● Work task
Each line from the one containing "Consider a signal" through the last line of the data below is to be written out verbatim, and nothing more.

● Data supplied
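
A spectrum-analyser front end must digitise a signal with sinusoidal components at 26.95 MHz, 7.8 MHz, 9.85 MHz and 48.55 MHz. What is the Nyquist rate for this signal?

Highest-frequency component: 48.55 MHz.
Nyquist rate = 2 × 48.55 MHz = 97.1 MHz.

97.1 MHz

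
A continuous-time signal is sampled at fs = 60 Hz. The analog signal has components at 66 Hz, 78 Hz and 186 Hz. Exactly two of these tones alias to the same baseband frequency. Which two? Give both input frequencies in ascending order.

fs/2 = 30 Hz.
66 Hz mod fs = 6 Hz.
6 Hz ≤ fs/2 = 30 Hz, appears at 6 Hz.
78 Hz mod fs = 18 Hz.
18 Hz ≤ fs/2 = 30 Hz, appears at 18 Hz.
186 Hz mod fs = 6 Hz.
6 Hz ≤ fs/2 = 30 Hz, appears at 6 Hz.
66 Hz and 186 Hz both map to 6 Hz.

66 Hz, 186 Hz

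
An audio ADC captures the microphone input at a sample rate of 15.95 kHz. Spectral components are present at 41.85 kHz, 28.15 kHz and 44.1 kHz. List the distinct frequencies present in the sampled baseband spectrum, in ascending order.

3.75 kHz, 6 kHz

fs/2 = 7.975 kHz.
41.85 kHz mod fs = 9.95 kHz.
9.95 kHz > fs/2 = 7.975 kHz, folds to fs − 9.95 kHz = 6 kHz.
28.15 kHz mod fs = 12.2 kHz.
12.2 kHz > fs/2 = 7.975 kHz, folds to fs − 12.2 kHz = 3.75 kHz.
44.1 kHz mod fs = 12.2 kHz.
12.2 kHz > fs/2 = 7.975 kHz, folds to fs − 12.2 kHz = 3.75 kHz.
Distinct values: {3.75 kHz, 6 kHz}.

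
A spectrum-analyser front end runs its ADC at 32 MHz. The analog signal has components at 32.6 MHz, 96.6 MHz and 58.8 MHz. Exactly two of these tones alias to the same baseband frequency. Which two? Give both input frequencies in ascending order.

32.6 MHz, 96.6 MHz

fs/2 = 16 MHz.
32.6 MHz mod fs = 0.6 MHz.
0.6 MHz ≤ fs/2 = 16 MHz, appears at 0.6 MHz.
96.6 MHz mod fs = 0.6 MHz.
0.6 MHz ≤ fs/2 = 16 MHz, appears at 0.6 MHz.
58.8 MHz mod fs = 26.8 MHz.
26.8 MHz > fs/2 = 16 MHz, folds to fs − 26.8 MHz = 5.2 MHz.
32.6 MHz and 96.6 MHz both map to 0.6 MHz.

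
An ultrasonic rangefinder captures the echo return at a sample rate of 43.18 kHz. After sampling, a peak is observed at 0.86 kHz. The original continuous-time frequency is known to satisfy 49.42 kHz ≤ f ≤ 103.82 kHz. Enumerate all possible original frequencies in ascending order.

Frequencies that alias to 0.86 kHz are k·fs ± 0.86 kHz for integer k ≥ 0.
k=0: 0.86 kHz.
k=1: 42.32 kHz, 44.04 kHz.
k=2: 85.5 kHz, 87.22 kHz.
k=3: 128.68 kHz, 130.4 kHz.
Within [49.42 kHz, 103.82 kHz]: 85.5 kHz, 87.22 kHz.

85.5 kHz, 87.22 kHz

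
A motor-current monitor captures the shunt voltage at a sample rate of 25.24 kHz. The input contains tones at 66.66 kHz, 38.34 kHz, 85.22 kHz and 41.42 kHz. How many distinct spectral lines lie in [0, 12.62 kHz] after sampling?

fs/2 = 12.62 kHz.
66.66 kHz mod fs = 16.18 kHz.
16.18 kHz > fs/2 = 12.62 kHz, folds to fs − 16.18 kHz = 9.06 kHz.
38.34 kHz mod fs = 13.1 kHz.
13.1 kHz > fs/2 = 12.62 kHz, folds to fs − 13.1 kHz = 12.14 kHz.
85.22 kHz mod fs = 9.5 kHz.
9.5 kHz ≤ fs/2 = 12.62 kHz, appears at 9.5 kHz.
41.42 kHz mod fs = 16.18 kHz.
16.18 kHz > fs/2 = 12.62 kHz, folds to fs − 16.18 kHz = 9.06 kHz.
Distinct values: {9.06 kHz, 9.5 kHz, 12.14 kHz} → 3.

3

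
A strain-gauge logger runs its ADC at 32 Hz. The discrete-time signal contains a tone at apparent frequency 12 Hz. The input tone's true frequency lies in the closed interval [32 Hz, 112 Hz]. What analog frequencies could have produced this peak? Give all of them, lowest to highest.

44 Hz, 52 Hz, 76 Hz, 84 Hz, 108 Hz

Frequencies that alias to 12 Hz are k·fs ± 12 Hz for integer k ≥ 0.
k=0: 12 Hz.
k=1: 20 Hz, 44 Hz.
k=2: 52 Hz, 76 Hz.
k=3: 84 Hz, 108 Hz.
k=4: 116 Hz, 140 Hz.
Within [32 Hz, 112 Hz]: 44 Hz, 52 Hz, 76 Hz, 84 Hz, 108 Hz.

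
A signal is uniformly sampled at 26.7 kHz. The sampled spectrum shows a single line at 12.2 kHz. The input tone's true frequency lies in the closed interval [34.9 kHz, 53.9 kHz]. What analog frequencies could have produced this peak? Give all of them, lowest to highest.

Frequencies that alias to 12.2 kHz are k·fs ± 12.2 kHz for integer k ≥ 0.
k=0: 12.2 kHz.
k=1: 14.5 kHz, 38.9 kHz.
k=2: 41.2 kHz, 65.6 kHz.
k=3: 67.9 kHz, 92.3 kHz.
Within [34.9 kHz, 53.9 kHz]: 38.9 kHz, 41.2 kHz.

38.9 kHz, 41.2 kHz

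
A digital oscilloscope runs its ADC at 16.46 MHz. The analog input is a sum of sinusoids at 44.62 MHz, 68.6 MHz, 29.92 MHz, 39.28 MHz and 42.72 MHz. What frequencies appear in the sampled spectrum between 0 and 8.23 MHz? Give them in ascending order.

2.76 MHz, 3 MHz, 4.76 MHz, 6.36 MHz, 6.66 MHz

fs/2 = 8.23 MHz.
44.62 MHz mod fs = 11.7 MHz.
11.7 MHz > fs/2 = 8.23 MHz, folds to fs − 11.7 MHz = 4.76 MHz.
68.6 MHz mod fs = 2.76 MHz.
2.76 MHz ≤ fs/2 = 8.23 MHz, appears at 2.76 MHz.
29.92 MHz mod fs = 13.46 MHz.
13.46 MHz > fs/2 = 8.23 MHz, folds to fs − 13.46 MHz = 3 MHz.
39.28 MHz mod fs = 6.36 MHz.
6.36 MHz ≤ fs/2 = 8.23 MHz, appears at 6.36 MHz.
42.72 MHz mod fs = 9.8 MHz.
9.8 MHz > fs/2 = 8.23 MHz, folds to fs − 9.8 MHz = 6.66 MHz.
Distinct values: {2.76 MHz, 3 MHz, 4.76 MHz, 6.36 MHz, 6.66 MHz}.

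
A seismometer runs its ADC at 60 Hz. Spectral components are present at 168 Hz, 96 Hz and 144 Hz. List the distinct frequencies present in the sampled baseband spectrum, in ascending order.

fs/2 = 30 Hz.
168 Hz mod fs = 48 Hz.
48 Hz > fs/2 = 30 Hz, folds to fs − 48 Hz = 12 Hz.
96 Hz mod fs = 36 Hz.
36 Hz > fs/2 = 30 Hz, folds to fs − 36 Hz = 24 Hz.
144 Hz mod fs = 24 Hz.
24 Hz ≤ fs/2 = 30 Hz, appears at 24 Hz.
Distinct values: {12 Hz, 24 Hz}.

12 Hz, 24 Hz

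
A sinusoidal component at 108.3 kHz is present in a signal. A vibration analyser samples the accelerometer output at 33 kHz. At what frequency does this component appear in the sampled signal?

108.3 kHz mod fs = 9.3 kHz.
9.3 kHz ≤ fs/2 = 16.5 kHz, appears at 9.3 kHz.

9.3 kHz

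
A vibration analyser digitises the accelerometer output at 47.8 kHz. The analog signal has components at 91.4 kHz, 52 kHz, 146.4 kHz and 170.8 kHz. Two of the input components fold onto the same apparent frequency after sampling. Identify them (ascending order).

52 kHz, 91.4 kHz

fs/2 = 23.9 kHz.
91.4 kHz mod fs = 43.6 kHz.
43.6 kHz > fs/2 = 23.9 kHz, folds to fs − 43.6 kHz = 4.2 kHz.
52 kHz mod fs = 4.2 kHz.
4.2 kHz ≤ fs/2 = 23.9 kHz, appears at 4.2 kHz.
146.4 kHz mod fs = 3 kHz.
3 kHz ≤ fs/2 = 23.9 kHz, appears at 3 kHz.
170.8 kHz mod fs = 27.4 kHz.
27.4 kHz > fs/2 = 23.9 kHz, folds to fs − 27.4 kHz = 20.4 kHz.
52 kHz and 91.4 kHz both map to 4.2 kHz.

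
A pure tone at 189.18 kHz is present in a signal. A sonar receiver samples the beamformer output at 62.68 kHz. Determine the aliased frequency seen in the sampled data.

1.14 kHz

189.18 kHz mod fs = 1.14 kHz.
1.14 kHz ≤ fs/2 = 31.34 kHz, appears at 1.14 kHz.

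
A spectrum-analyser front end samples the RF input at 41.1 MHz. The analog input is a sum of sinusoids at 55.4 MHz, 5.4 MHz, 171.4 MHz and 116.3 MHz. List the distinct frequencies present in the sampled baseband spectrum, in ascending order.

fs/2 = 20.55 MHz.
55.4 MHz mod fs = 14.3 MHz.
14.3 MHz ≤ fs/2 = 20.55 MHz, appears at 14.3 MHz.
5.4 MHz ≤ fs/2 = 20.55 MHz, passes unchanged.
171.4 MHz mod fs = 7 MHz.
7 MHz ≤ fs/2 = 20.55 MHz, appears at 7 MHz.
116.3 MHz mod fs = 34.1 MHz.
34.1 MHz > fs/2 = 20.55 MHz, folds to fs − 34.1 MHz = 7 MHz.
Distinct values: {5.4 MHz, 7 MHz, 14.3 MHz}.

5.4 MHz, 7 MHz, 14.3 MHz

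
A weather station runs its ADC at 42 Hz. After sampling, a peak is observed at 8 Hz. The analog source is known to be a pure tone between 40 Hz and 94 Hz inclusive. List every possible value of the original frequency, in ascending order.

50 Hz, 76 Hz, 92 Hz

Frequencies that alias to 8 Hz are k·fs ± 8 Hz for integer k ≥ 0.
k=0: 8 Hz.
k=1: 34 Hz, 50 Hz.
k=2: 76 Hz, 92 Hz.
k=3: 118 Hz, 134 Hz.
Within [40 Hz, 94 Hz]: 50 Hz, 76 Hz, 92 Hz.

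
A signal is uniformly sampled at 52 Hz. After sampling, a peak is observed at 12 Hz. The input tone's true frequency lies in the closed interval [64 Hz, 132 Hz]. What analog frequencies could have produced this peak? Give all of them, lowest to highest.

64 Hz, 92 Hz, 116 Hz

Frequencies that alias to 12 Hz are k·fs ± 12 Hz for integer k ≥ 0.
k=0: 12 Hz.
k=1: 40 Hz, 64 Hz.
k=2: 92 Hz, 116 Hz.
k=3: 144 Hz, 168 Hz.
Within [64 Hz, 132 Hz]: 64 Hz, 92 Hz, 116 Hz.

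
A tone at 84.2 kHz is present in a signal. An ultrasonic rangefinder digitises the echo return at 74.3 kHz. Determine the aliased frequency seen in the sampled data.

84.2 kHz mod fs = 9.9 kHz.
9.9 kHz ≤ fs/2 = 37.15 kHz, appears at 9.9 kHz.

9.9 kHz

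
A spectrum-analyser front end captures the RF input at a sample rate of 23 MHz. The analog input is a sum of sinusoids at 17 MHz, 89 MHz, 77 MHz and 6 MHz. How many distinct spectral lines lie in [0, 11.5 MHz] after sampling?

fs/2 = 11.5 MHz.
17 MHz > fs/2 = 11.5 MHz, folds to fs − 17 MHz = 6 MHz.
89 MHz mod fs = 20 MHz.
20 MHz > fs/2 = 11.5 MHz, folds to fs − 20 MHz = 3 MHz.
77 MHz mod fs = 8 MHz.
8 MHz ≤ fs/2 = 11.5 MHz, appears at 8 MHz.
6 MHz ≤ fs/2 = 11.5 MHz, passes unchanged.
Distinct values: {3 MHz, 6 MHz, 8 MHz} → 3.

3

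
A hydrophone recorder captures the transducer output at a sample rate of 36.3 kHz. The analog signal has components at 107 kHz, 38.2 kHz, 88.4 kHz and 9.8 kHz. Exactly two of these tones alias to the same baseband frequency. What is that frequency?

fs/2 = 18.15 kHz.
107 kHz mod fs = 34.4 kHz.
34.4 kHz > fs/2 = 18.15 kHz, folds to fs − 34.4 kHz = 1.9 kHz.
38.2 kHz mod fs = 1.9 kHz.
1.9 kHz ≤ fs/2 = 18.15 kHz, appears at 1.9 kHz.
88.4 kHz mod fs = 15.8 kHz.
15.8 kHz ≤ fs/2 = 18.15 kHz, appears at 15.8 kHz.
9.8 kHz ≤ fs/2 = 18.15 kHz, passes unchanged.
38.2 kHz and 107 kHz both map to 1.9 kHz.

1.9 kHz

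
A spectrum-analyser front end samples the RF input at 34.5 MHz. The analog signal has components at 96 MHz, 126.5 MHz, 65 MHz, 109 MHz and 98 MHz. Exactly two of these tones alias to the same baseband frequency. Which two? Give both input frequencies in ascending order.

fs/2 = 17.25 MHz.
96 MHz mod fs = 27 MHz.
27 MHz > fs/2 = 17.25 MHz, folds to fs − 27 MHz = 7.5 MHz.
126.5 MHz mod fs = 23 MHz.
23 MHz > fs/2 = 17.25 MHz, folds to fs − 23 MHz = 11.5 MHz.
65 MHz mod fs = 30.5 MHz.
30.5 MHz > fs/2 = 17.25 MHz, folds to fs − 30.5 MHz = 4 MHz.
109 MHz mod fs = 5.5 MHz.
5.5 MHz ≤ fs/2 = 17.25 MHz, appears at 5.5 MHz.
98 MHz mod fs = 29 MHz.
29 MHz > fs/2 = 17.25 MHz, folds to fs − 29 MHz = 5.5 MHz.
98 MHz and 109 MHz both map to 5.5 MHz.

98 MHz, 109 MHz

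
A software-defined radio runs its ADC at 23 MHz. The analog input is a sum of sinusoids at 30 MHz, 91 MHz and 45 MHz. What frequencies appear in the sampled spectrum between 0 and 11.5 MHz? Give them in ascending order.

1 MHz, 7 MHz

fs/2 = 11.5 MHz.
30 MHz mod fs = 7 MHz.
7 MHz ≤ fs/2 = 11.5 MHz, appears at 7 MHz.
91 MHz mod fs = 22 MHz.
22 MHz > fs/2 = 11.5 MHz, folds to fs − 22 MHz = 1 MHz.
45 MHz mod fs = 22 MHz.
22 MHz > fs/2 = 11.5 MHz, folds to fs − 22 MHz = 1 MHz.
Distinct values: {1 MHz, 7 MHz}.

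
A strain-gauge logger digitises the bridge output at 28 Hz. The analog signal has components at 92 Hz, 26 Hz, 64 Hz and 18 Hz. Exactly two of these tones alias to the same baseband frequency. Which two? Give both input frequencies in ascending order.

64 Hz, 92 Hz

fs/2 = 14 Hz.
92 Hz mod fs = 8 Hz.
8 Hz ≤ fs/2 = 14 Hz, appears at 8 Hz.
26 Hz > fs/2 = 14 Hz, folds to fs − 26 Hz = 2 Hz.
64 Hz mod fs = 8 Hz.
8 Hz ≤ fs/2 = 14 Hz, appears at 8 Hz.
18 Hz > fs/2 = 14 Hz, folds to fs − 18 Hz = 10 Hz.
64 Hz and 92 Hz both map to 8 Hz.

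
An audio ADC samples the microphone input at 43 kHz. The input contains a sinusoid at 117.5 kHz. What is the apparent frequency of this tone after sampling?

117.5 kHz mod fs = 31.5 kHz.
31.5 kHz > fs/2 = 21.5 kHz, folds to fs − 31.5 kHz = 11.5 kHz.

11.5 kHz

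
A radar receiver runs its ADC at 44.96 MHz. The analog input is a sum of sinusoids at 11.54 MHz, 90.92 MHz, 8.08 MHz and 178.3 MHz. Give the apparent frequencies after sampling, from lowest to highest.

fs/2 = 22.48 MHz.
11.54 MHz ≤ fs/2 = 22.48 MHz, passes unchanged.
90.92 MHz mod fs = 1 MHz.
1 MHz ≤ fs/2 = 22.48 MHz, appears at 1 MHz.
8.08 MHz ≤ fs/2 = 22.48 MHz, passes unchanged.
178.3 MHz mod fs = 43.42 MHz.
43.42 MHz > fs/2 = 22.48 MHz, folds to fs − 43.42 MHz = 1.54 MHz.
Distinct values: {1 MHz, 1.54 MHz, 8.08 MHz, 11.54 MHz}.

1 MHz, 1.54 MHz, 8.08 MHz, 11.54 MHz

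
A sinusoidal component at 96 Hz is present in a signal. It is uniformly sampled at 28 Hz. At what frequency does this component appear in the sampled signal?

96 Hz mod fs = 12 Hz.
12 Hz ≤ fs/2 = 14 Hz, appears at 12 Hz.

12 Hz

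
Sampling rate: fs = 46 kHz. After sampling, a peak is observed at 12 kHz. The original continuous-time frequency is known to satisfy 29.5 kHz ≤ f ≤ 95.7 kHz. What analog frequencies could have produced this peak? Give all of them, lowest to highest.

34 kHz, 58 kHz, 80 kHz

Frequencies that alias to 12 kHz are k·fs ± 12 kHz for integer k ≥ 0.
k=0: 12 kHz.
k=1: 34 kHz, 58 kHz.
k=2: 80 kHz, 104 kHz.
k=3: 126 kHz, 150 kHz.
Within [29.5 kHz, 95.7 kHz]: 34 kHz, 58 kHz, 80 kHz.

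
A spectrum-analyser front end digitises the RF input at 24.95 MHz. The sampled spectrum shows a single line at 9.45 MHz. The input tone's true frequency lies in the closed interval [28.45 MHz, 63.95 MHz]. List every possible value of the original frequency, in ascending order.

34.4 MHz, 40.45 MHz, 59.35 MHz

Frequencies that alias to 9.45 MHz are k·fs ± 9.45 MHz for integer k ≥ 0.
k=0: 9.45 MHz.
k=1: 15.5 MHz, 34.4 MHz.
k=2: 40.45 MHz, 59.35 MHz.
k=3: 65.4 MHz, 84.3 MHz.
Within [28.45 MHz, 63.95 MHz]: 34.4 MHz, 40.45 MHz, 59.35 MHz.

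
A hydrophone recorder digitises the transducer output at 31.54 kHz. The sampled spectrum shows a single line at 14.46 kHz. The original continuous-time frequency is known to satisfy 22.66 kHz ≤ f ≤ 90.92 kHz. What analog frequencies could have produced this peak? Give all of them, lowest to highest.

46 kHz, 48.62 kHz, 77.54 kHz, 80.16 kHz

Frequencies that alias to 14.46 kHz are k·fs ± 14.46 kHz for integer k ≥ 0.
k=0: 14.46 kHz.
k=1: 17.08 kHz, 46 kHz.
k=2: 48.62 kHz, 77.54 kHz.
k=3: 80.16 kHz, 109.08 kHz.
k=4: 111.7 kHz, 140.62 kHz.
Within [22.66 kHz, 90.92 kHz]: 46 kHz, 48.62 kHz, 77.54 kHz, 80.16 kHz.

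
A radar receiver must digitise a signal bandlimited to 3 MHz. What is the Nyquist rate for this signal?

6 MHz

Nyquist rate = 2 × 3 MHz = 6 MHz.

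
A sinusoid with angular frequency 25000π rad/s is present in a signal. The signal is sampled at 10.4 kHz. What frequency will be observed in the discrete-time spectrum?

ω = 25000π rad/s → f = ω/(2π) = 12500 Hz = 12.5 kHz.
12.5 kHz mod fs = 2.1 kHz.
2.1 kHz ≤ fs/2 = 5.2 kHz, appears at 2.1 kHz.

2.1 kHz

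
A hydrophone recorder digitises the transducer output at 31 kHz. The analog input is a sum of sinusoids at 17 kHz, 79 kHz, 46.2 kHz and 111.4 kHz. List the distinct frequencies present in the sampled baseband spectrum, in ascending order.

12.6 kHz, 14 kHz, 15.2 kHz

fs/2 = 15.5 kHz.
17 kHz > fs/2 = 15.5 kHz, folds to fs − 17 kHz = 14 kHz.
79 kHz mod fs = 17 kHz.
17 kHz > fs/2 = 15.5 kHz, folds to fs − 17 kHz = 14 kHz.
46.2 kHz mod fs = 15.2 kHz.
15.2 kHz ≤ fs/2 = 15.5 kHz, appears at 15.2 kHz.
111.4 kHz mod fs = 18.4 kHz.
18.4 kHz > fs/2 = 15.5 kHz, folds to fs − 18.4 kHz = 12.6 kHz.
Distinct values: {12.6 kHz, 14 kHz, 15.2 kHz}.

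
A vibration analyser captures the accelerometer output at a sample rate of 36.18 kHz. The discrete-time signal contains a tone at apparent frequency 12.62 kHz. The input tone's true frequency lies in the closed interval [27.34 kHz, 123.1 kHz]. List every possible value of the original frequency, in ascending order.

Frequencies that alias to 12.62 kHz are k·fs ± 12.62 kHz for integer k ≥ 0.
k=0: 12.62 kHz.
k=1: 23.56 kHz, 48.8 kHz.
k=2: 59.74 kHz, 84.98 kHz.
k=3: 95.92 kHz, 121.16 kHz.
k=4: 132.1 kHz, 157.34 kHz.
Within [27.34 kHz, 123.1 kHz]: 48.8 kHz, 59.74 kHz, 84.98 kHz, 95.92 kHz, 121.16 kHz.

48.8 kHz, 59.74 kHz, 84.98 kHz, 95.92 kHz, 121.16 kHz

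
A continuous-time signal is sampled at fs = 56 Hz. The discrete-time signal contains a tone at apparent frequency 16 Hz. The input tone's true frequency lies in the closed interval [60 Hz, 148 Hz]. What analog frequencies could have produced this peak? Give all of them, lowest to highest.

72 Hz, 96 Hz, 128 Hz

Frequencies that alias to 16 Hz are k·fs ± 16 Hz for integer k ≥ 0.
k=0: 16 Hz.
k=1: 40 Hz, 72 Hz.
k=2: 96 Hz, 128 Hz.
k=3: 152 Hz, 184 Hz.
Within [60 Hz, 148 Hz]: 72 Hz, 96 Hz, 128 Hz.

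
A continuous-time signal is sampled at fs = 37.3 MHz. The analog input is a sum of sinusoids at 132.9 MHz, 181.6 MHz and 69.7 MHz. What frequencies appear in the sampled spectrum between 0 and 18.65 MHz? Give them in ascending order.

4.9 MHz, 16.3 MHz

fs/2 = 18.65 MHz.
132.9 MHz mod fs = 21 MHz.
21 MHz > fs/2 = 18.65 MHz, folds to fs − 21 MHz = 16.3 MHz.
181.6 MHz mod fs = 32.4 MHz.
32.4 MHz > fs/2 = 18.65 MHz, folds to fs − 32.4 MHz = 4.9 MHz.
69.7 MHz mod fs = 32.4 MHz.
32.4 MHz > fs/2 = 18.65 MHz, folds to fs − 32.4 MHz = 4.9 MHz.
Distinct values: {4.9 MHz, 16.3 MHz}.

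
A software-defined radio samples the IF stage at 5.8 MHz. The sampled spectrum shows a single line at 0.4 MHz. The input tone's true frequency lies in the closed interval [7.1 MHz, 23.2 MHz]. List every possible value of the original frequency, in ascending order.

11.2 MHz, 12 MHz, 17 MHz, 17.8 MHz, 22.8 MHz

Frequencies that alias to 0.4 MHz are k·fs ± 0.4 MHz for integer k ≥ 0.
k=0: 0.4 MHz.
k=1: 5.4 MHz, 6.2 MHz.
k=2: 11.2 MHz, 12 MHz.
k=3: 17 MHz, 17.8 MHz.
k=4: 22.8 MHz, 23.6 MHz.
k=5: 28.6 MHz, 29.4 MHz.
Within [7.1 MHz, 23.2 MHz]: 11.2 MHz, 12 MHz, 17 MHz, 17.8 MHz, 22.8 MHz.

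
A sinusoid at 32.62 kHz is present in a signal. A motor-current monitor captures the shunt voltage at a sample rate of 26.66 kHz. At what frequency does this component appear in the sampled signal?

5.96 kHz

32.62 kHz mod fs = 5.96 kHz.
5.96 kHz ≤ fs/2 = 13.33 kHz, appears at 5.96 kHz.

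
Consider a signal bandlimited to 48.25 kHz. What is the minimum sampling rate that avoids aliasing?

96.5 kHz

Nyquist rate = 2 × 48.25 kHz = 96.5 kHz.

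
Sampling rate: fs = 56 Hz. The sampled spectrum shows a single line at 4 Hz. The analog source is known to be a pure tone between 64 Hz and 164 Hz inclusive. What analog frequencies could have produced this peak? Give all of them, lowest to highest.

108 Hz, 116 Hz, 164 Hz

Frequencies that alias to 4 Hz are k·fs ± 4 Hz for integer k ≥ 0.
k=0: 4 Hz.
k=1: 52 Hz, 60 Hz.
k=2: 108 Hz, 116 Hz.
k=3: 164 Hz, 172 Hz.
k=4: 220 Hz, 228 Hz.
Within [64 Hz, 164 Hz]: 108 Hz, 116 Hz, 164 Hz.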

● Written solution
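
Consider a signal bandlimited to 48.25 kHz. What is the minimum sampling rate that avoids aliasing?

96.5 kHz

Nyquist rate = 2 × 48.25 kHz = 96.5 kHz.

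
Sampling rate: fs = 56 Hz. The sampled spectrum shows a single line at 4 Hz. The analog source is known to be a pure tone between 64 Hz and 164 Hz inclusive. What analog frequencies could have produced this peak? Give all of them, lowest to highest.

108 Hz, 116 Hz, 164 Hz

Frequencies that alias to 4 Hz are k·fs ± 4 Hz for integer k ≥ 0.
k=0: 4 Hz.
k=1: 52 Hz, 60 Hz.
k=2: 108 Hz, 116 Hz.
k=3: 164 Hz, 172 Hz.
k=4: 220 Hz, 228 Hz.
Within [64 Hz, 164 Hz]: 108 Hz, 116 Hz, 164 Hz.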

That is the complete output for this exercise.